● EXERCISE OBJECTIVE
Of the records that follow, copy only the lines from the line containing "step 3: a <- max(max(a, thread), (-4" to the line containing "Machine SIMT-Q9 is", both included, exactly as written.
BEGIN
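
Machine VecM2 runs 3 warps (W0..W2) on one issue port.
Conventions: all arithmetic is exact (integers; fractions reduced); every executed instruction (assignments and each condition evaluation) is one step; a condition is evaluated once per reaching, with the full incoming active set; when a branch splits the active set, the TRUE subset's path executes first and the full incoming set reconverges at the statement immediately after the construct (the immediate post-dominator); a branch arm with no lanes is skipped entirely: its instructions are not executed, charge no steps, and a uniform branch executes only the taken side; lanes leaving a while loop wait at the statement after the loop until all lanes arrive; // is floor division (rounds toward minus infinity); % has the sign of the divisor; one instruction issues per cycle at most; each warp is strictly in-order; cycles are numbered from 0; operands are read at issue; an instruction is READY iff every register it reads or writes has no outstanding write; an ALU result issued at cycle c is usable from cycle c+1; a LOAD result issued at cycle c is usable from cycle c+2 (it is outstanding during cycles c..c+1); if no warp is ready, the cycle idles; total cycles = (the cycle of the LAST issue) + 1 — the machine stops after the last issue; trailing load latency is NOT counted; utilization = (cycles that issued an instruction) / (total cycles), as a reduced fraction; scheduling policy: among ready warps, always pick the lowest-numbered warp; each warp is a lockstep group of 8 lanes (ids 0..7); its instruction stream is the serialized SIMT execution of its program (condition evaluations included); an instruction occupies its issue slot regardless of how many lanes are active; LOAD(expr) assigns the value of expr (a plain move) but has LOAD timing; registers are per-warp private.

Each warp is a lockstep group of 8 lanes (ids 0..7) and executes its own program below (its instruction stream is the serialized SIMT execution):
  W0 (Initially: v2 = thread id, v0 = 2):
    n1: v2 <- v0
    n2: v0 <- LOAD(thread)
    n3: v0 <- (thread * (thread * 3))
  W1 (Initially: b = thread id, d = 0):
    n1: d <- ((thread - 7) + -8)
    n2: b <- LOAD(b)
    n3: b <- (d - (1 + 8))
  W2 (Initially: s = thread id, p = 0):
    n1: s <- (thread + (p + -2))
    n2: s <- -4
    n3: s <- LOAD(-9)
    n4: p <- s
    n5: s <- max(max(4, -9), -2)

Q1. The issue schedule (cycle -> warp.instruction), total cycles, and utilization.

cycle 0: W0.I0
cycle 1: W0.I1
cycle 2: W1.I0
cycle 3: W0.I2
cycle 4: W1.I1
cycle 5: W2.I0
cycle 6: W1.I2
cycle 7: W2.I1
cycle 8: W2.I2
cycle 9: idle
cycle 10: W2.I3
cycle 11: W2.I4

Answer: 12 cycles, utilization 11/12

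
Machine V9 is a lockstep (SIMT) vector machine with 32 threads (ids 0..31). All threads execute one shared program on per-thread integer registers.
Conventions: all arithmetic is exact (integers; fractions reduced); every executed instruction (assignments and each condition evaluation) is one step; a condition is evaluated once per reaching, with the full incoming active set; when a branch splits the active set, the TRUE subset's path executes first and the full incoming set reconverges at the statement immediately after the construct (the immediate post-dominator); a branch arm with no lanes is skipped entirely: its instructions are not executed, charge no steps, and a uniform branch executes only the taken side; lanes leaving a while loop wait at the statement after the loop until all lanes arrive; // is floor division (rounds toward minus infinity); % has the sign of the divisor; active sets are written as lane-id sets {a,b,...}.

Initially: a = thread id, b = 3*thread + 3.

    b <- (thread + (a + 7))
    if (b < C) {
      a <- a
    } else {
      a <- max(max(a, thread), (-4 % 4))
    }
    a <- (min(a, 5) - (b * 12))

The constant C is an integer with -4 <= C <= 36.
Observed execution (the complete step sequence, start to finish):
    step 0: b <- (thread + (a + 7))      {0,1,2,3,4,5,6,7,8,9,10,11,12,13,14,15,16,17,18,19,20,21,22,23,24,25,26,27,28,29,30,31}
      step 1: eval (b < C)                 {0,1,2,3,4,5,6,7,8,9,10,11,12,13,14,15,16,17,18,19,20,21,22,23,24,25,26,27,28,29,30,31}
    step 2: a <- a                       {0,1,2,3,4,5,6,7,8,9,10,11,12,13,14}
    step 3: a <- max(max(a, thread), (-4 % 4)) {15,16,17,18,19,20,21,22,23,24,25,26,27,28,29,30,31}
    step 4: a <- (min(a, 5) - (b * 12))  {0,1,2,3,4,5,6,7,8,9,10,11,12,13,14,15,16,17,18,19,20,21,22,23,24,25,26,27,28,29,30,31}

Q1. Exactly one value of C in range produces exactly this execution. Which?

Answer: C = 36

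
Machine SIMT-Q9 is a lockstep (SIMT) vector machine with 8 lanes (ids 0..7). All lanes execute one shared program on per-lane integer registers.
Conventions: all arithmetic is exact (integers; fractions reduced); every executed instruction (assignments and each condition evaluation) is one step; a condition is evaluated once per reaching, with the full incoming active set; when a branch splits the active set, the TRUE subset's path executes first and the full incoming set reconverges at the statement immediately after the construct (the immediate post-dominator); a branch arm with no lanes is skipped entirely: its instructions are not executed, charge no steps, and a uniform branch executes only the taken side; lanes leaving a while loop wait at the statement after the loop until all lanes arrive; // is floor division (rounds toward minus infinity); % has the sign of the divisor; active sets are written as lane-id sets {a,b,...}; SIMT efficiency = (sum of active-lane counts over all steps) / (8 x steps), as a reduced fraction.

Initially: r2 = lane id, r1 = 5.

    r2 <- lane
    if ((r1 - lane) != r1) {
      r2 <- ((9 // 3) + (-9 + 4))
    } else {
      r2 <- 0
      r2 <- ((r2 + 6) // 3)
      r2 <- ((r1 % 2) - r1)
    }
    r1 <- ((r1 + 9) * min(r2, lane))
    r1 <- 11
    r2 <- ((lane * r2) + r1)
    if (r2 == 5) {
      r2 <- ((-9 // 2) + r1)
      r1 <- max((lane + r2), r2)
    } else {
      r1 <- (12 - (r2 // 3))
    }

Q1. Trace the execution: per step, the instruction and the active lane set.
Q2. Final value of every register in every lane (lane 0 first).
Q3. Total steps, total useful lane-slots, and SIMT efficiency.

step 0: r2 <- lane                   {0,1,2,3,4,5,6,7}
step 1: eval ((r1 - lane) != r1)     {0,1,2,3,4,5,6,7}
step 2: r2 <- ((9 // 3) + (-9 + 4))  {1,2,3,4,5,6,7}
step 3: r2 <- 0                      {0}
step 4: r2 <- ((r2 + 6) // 3)        {0}
step 5: r2 <- ((r1 % 2) - r1)        {0}
step 6: r1 <- ((r1 + 9) * min(r2, lane)) {0,1,2,3,4,5,6,7}
step 7: r1 <- 11                     {0,1,2,3,4,5,6,7}
step 8: r2 <- ((lane * r2) + r1)     {0,1,2,3,4,5,6,7}
step 9: eval (r2 == 5)               {0,1,2,3,4,5,6,7}
step 10: r2 <- ((-9 // 2) + r1)       {3}
step 11: r1 <- max((lane + r2), r2)   {3}
step 12: r1 <- (12 - (r2 // 3))       {0,1,2,4,5,6,7}

Answer: 13 steps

r2: 11,9,7,6,3,1,-1,-3
r1: 9,9,10,9,11,12,13,13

steps = 13; useful = 67; efficiency = 67/104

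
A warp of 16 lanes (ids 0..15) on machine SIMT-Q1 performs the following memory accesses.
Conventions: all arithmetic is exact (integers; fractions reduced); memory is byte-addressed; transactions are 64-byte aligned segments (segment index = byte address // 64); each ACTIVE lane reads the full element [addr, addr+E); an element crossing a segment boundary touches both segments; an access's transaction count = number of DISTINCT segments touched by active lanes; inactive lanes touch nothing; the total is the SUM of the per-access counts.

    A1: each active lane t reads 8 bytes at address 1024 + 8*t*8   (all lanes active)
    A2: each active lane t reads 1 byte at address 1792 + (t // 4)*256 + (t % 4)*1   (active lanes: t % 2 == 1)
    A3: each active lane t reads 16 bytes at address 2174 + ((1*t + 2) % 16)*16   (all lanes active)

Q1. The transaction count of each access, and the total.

A1: 16 transactions
A2: 4 transactions
A3: 5 transactions

Answer: 16,4,5; total 25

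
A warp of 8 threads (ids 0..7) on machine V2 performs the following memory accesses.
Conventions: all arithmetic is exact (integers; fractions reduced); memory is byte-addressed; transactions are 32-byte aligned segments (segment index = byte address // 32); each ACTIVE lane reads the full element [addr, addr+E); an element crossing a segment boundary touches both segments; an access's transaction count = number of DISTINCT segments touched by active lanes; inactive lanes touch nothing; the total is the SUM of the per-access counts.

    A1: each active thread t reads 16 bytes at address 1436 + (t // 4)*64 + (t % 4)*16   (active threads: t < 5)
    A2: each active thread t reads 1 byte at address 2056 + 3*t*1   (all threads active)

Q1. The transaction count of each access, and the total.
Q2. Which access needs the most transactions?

A1: 4 transactions
A2: 1 transaction

Answer: 4,1; total 5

Answer: A1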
END
● RESULT OF THIS EXERCISE
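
    step 3: a <- max(max(a, thread), (-4 % 4)) {15,16,17,18,19,20,21,22,23,24,25,26,27,28,29,30,31}
    step 4: a <- (min(a, 5) - (b * 12))  {0,1,2,3,4,5,6,7,8,9,10,11,12,13,14,15,16,17,18,19,20,21,22,23,24,25,26,27,28,29,30,31}

Q1. Exactly one value of C in range produces exactly this execution. Which?

Answer: C = 36

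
Machine SIMT-Q9 is a lockstep (SIMT) vector machine with 8 lanes (ids 0..7). All lanes execute one shared program on per-lane integer registers.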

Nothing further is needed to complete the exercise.